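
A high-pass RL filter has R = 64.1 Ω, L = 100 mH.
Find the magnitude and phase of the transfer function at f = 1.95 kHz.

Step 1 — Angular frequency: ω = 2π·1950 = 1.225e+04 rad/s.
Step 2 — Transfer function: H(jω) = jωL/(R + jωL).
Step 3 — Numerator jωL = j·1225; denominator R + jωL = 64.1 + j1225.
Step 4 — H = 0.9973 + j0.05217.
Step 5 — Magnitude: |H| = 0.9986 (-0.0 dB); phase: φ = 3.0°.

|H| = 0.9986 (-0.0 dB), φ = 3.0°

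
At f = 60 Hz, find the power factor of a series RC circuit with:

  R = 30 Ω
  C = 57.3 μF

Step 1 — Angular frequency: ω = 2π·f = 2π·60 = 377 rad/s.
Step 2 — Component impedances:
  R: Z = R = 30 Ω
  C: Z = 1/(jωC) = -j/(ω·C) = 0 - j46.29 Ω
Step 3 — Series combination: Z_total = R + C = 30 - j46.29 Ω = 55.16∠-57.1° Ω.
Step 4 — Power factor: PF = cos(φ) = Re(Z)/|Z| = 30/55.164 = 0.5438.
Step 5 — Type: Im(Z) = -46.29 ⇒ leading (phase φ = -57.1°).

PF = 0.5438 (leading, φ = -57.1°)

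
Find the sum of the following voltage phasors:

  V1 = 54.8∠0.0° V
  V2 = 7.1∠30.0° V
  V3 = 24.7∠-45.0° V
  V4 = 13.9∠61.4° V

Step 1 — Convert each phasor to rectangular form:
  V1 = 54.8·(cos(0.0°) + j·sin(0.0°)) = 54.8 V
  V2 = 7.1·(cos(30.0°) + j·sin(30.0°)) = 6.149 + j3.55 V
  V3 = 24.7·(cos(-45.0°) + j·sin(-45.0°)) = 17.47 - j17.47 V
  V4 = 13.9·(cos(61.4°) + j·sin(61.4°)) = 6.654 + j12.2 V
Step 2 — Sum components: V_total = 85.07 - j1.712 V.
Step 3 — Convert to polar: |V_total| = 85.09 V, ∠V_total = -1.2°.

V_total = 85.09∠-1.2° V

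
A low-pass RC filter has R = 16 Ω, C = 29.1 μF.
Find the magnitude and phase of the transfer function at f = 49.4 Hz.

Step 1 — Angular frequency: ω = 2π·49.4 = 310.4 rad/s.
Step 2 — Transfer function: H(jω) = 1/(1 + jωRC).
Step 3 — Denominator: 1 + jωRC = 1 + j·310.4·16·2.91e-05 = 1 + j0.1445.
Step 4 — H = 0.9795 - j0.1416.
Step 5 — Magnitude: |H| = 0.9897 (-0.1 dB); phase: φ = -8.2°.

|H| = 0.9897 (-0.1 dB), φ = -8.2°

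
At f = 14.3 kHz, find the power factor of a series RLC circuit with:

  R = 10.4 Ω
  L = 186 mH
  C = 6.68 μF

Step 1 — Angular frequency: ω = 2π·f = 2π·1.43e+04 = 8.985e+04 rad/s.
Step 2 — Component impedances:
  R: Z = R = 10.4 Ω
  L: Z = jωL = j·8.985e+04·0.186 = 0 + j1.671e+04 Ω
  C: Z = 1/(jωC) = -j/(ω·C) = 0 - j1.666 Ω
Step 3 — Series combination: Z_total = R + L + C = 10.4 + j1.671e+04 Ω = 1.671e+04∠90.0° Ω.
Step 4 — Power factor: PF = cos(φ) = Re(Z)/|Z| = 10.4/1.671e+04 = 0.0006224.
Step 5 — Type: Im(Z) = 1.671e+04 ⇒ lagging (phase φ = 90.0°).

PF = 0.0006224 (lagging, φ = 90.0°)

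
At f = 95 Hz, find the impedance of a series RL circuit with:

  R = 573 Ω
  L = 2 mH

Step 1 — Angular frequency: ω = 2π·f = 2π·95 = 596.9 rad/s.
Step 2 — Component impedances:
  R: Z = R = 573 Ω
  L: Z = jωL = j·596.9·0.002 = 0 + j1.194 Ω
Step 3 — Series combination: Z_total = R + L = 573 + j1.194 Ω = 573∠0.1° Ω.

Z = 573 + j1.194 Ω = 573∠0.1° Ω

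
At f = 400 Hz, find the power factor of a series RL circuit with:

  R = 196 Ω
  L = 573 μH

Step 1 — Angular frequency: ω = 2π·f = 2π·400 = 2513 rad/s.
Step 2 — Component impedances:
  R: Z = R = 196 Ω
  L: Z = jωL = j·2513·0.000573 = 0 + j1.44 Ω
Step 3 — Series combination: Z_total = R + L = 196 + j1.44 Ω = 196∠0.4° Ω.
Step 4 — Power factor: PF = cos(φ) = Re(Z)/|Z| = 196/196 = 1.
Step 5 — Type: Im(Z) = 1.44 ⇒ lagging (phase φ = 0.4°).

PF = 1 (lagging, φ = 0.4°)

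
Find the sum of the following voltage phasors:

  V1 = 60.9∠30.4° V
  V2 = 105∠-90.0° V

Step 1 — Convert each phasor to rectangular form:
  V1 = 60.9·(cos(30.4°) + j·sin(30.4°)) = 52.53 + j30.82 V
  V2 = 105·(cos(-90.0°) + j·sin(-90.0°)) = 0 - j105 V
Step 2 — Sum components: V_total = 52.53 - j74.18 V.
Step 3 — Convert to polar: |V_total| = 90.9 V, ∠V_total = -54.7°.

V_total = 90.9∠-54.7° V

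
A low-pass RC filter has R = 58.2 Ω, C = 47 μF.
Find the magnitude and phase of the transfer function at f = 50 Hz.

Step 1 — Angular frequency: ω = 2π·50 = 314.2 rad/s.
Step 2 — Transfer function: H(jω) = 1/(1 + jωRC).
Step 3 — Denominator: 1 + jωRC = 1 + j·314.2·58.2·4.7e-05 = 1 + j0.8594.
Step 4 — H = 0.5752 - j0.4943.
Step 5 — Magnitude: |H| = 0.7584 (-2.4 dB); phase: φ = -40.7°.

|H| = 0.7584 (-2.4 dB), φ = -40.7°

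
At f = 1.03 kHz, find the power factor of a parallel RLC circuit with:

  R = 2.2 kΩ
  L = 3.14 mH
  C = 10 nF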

+++

## Work to be completed:
The whole listing is needed again, word for word.

## Written answer:
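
A high-pass RL filter has R = 64.1 Ω, L = 100 mH.
Find the magnitude and phase of the transfer function at f = 1.95 kHz.

Step 1 — Angular frequency: ω = 2π·1950 = 1.225e+04 rad/s.
Step 2 — Transfer function: H(jω) = jωL/(R + jωL).
Step 3 — Numerator jωL = j·1225; denominator R + jωL = 64.1 + j1225.
Step 4 — H = 0.9973 + j0.05217.
Step 5 — Magnitude: |H| = 0.9986 (-0.0 dB); phase: φ = 3.0°.

|H| = 0.9986 (-0.0 dB), φ = 3.0°

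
At f = 60 Hz, find the power factor of a series RC circuit with:

  R = 30 Ω
  C = 57.3 μF

Step 1 — Angular frequency: ω = 2π·f = 2π·60 = 377 rad/s.
Step 2 — Component impedances:
  R: Z = R = 30 Ω
  C: Z = 1/(jωC) = -j/(ω·C) = 0 - j46.29 Ω
Step 3 — Series combination: Z_total = R + C = 30 - j46.29 Ω = 55.16∠-57.1° Ω.
Step 4 — Power factor: PF = cos(φ) = Re(Z)/|Z| = 30/55.164 = 0.5438.
Step 5 — Type: Im(Z) = -46.29 ⇒ leading (phase φ = -57.1°).

PF = 0.5438 (leading, φ = -57.1°)

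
Find the sum of the following voltage phasors:

  V1 = 54.8∠0.0° V
  V2 = 7.1∠30.0° V
  V3 = 24.7∠-45.0° V
  V4 = 13.9∠61.4° V

Step 1 — Convert each phasor to rectangular form:
  V1 = 54.8·(cos(0.0°) + j·sin(0.0°)) = 54.8 V
  V2 = 7.1·(cos(30.0°) + j·sin(30.0°)) = 6.149 + j3.55 V
  V3 = 24.7·(cos(-45.0°) + j·sin(-45.0°)) = 17.47 - j17.47 V
  V4 = 13.9·(cos(61.4°) + j·sin(61.4°)) = 6.654 + j12.2 V
Step 2 — Sum components: V_total = 85.07 - j1.712 V.
Step 3 — Convert to polar: |V_total| = 85.09 V, ∠V_total = -1.2°.

V_total = 85.09∠-1.2° V

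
A low-pass RC filter has R = 16 Ω, C = 29.1 μF.
Find the magnitude and phase of the transfer function at f = 49.4 Hz.

Step 1 — Angular frequency: ω = 2π·49.4 = 310.4 rad/s.
Step 2 — Transfer function: H(jω) = 1/(1 + jωRC).
Step 3 — Denominator: 1 + jωRC = 1 + j·310.4·16·2.91e-05 = 1 + j0.1445.
Step 4 — H = 0.9795 - j0.1416.
Step 5 — Magnitude: |H| = 0.9897 (-0.1 dB); phase: φ = -8.2°.

|H| = 0.9897 (-0.1 dB), φ = -8.2°

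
At f = 14.3 kHz, find the power factor of a series RLC circuit with:

  R = 10.4 Ω
  L = 186 mH
  C = 6.68 μF

Step 1 — Angular frequency: ω = 2π·f = 2π·1.43e+04 = 8.985e+04 rad/s.
Step 2 — Component impedances:
  R: Z = R = 10.4 Ω
  L: Z = jωL = j·8.985e+04·0.186 = 0 + j1.671e+04 Ω
  C: Z = 1/(jωC) = -j/(ω·C) = 0 - j1.666 Ω
Step 3 — Series combination: Z_total = R + L + C = 10.4 + j1.671e+04 Ω = 1.671e+04∠90.0° Ω.
Step 4 — Power factor: PF = cos(φ) = Re(Z)/|Z| = 10.4/1.671e+04 = 0.0006224.
Step 5 — Type: Im(Z) = 1.671e+04 ⇒ lagging (phase φ = 90.0°).

PF = 0.0006224 (lagging, φ = 90.0°)

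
At f = 95 Hz, find the impedance of a series RL circuit with:

  R = 573 Ω
  L = 2 mH

Step 1 — Angular frequency: ω = 2π·f = 2π·95 = 596.9 rad/s.
Step 2 — Component impedances:
  R: Z = R = 573 Ω
  L: Z = jωL = j·596.9·0.002 = 0 + j1.194 Ω
Step 3 — Series combination: Z_total = R + L = 573 + j1.194 Ω = 573∠0.1° Ω.

Z = 573 + j1.194 Ω = 573∠0.1° Ω

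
At f = 400 Hz, find the power factor of a series RL circuit with:

  R = 196 Ω
  L = 573 μH

Step 1 — Angular frequency: ω = 2π·f = 2π·400 = 2513 rad/s.
Step 2 — Component impedances:
  R: Z = R = 196 Ω
  L: Z = jωL = j·2513·0.000573 = 0 + j1.44 Ω
Step 3 — Series combination: Z_total = R + L = 196 + j1.44 Ω = 196∠0.4° Ω.
Step 4 — Power factor: PF = cos(φ) = Re(Z)/|Z| = 196/196 = 1.
Step 5 — Type: Im(Z) = 1.44 ⇒ lagging (phase φ = 0.4°).

PF = 1 (lagging, φ = 0.4°)

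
Find the sum of the following voltage phasors:

  V1 = 60.9∠30.4° V
  V2 = 105∠-90.0° V

Step 1 — Convert each phasor to rectangular form:
  V1 = 60.9·(cos(30.4°) + j·sin(30.4°)) = 52.53 + j30.82 V
  V2 = 105·(cos(-90.0°) + j·sin(-90.0°)) = 0 - j105 V
Step 2 — Sum components: V_total = 52.53 - j74.18 V.
Step 3 — Convert to polar: |V_total| = 90.9 V, ∠V_total = -54.7°.

V_total = 90.9∠-54.7° V

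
A low-pass RC filter has R = 58.2 Ω, C = 47 μF.
Find the magnitude and phase of the transfer function at f = 50 Hz.

Step 1 — Angular frequency: ω = 2π·50 = 314.2 rad/s.
Step 2 — Transfer function: H(jω) = 1/(1 + jωRC).
Step 3 — Denominator: 1 + jωRC = 1 + j·314.2·58.2·4.7e-05 = 1 + j0.8594.
Step 4 — H = 0.5752 - j0.4943.
Step 5 — Magnitude: |H| = 0.7584 (-2.4 dB); phase: φ = -40.7°.

|H| = 0.7584 (-2.4 dB), φ = -40.7°

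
At f = 1.03 kHz, find the power factor of a parallel RLC circuit with:

  R = 2.2 kΩ
  L = 3.14 mH
  C = 10 nF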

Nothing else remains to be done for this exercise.